═══ Recorded data
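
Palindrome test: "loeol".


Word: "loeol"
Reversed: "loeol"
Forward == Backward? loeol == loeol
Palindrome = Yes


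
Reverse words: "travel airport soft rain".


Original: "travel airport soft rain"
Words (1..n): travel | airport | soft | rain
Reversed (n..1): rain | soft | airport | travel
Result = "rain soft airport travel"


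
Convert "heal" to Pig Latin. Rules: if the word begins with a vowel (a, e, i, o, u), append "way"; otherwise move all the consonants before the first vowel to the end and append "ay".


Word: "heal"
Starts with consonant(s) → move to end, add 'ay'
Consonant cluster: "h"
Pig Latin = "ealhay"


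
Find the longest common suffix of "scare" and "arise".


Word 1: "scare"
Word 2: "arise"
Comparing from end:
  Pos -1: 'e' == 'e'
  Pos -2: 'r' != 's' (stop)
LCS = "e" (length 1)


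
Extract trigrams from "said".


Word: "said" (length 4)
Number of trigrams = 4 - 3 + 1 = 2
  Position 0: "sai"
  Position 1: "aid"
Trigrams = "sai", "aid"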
══════
* **Exercise**: Please output all the lines above exactly as given.

* **Result**:
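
Palindrome test: "loeol".


Word: "loeol"
Reversed: "loeol"
Forward == Backward? loeol == loeol
Palindrome = Yes


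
Reverse words: "travel airport soft rain".


Original: "travel airport soft rain"
Words (1..n): travel | airport | soft | rain
Reversed (n..1): rain | soft | airport | travel
Result = "rain soft airport travel"


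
Convert "heal" to Pig Latin. Rules: if the word begins with a vowel (a, e, i, o, u), append "way"; otherwise move all the consonants before the first vowel to the end and append "ay".


Word: "heal"
Starts with consonant(s) → move to end, add 'ay'
Consonant cluster: "h"
Pig Latin = "ealhay"


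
Find the longest common suffix of "scare" and "arise".


Word 1: "scare"
Word 2: "arise"
Comparing from end:
  Pos -1: 'e' == 'e'
  Pos -2: 'r' != 's' (stop)
LCS = "e" (length 1)


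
Extract trigrams from "said".


Word: "said" (length 4)
Number of trigrams = 4 - 3 + 1 = 2
  Position 0: "sai"
  Position 1: "aid"
Trigrams = "sai", "aid"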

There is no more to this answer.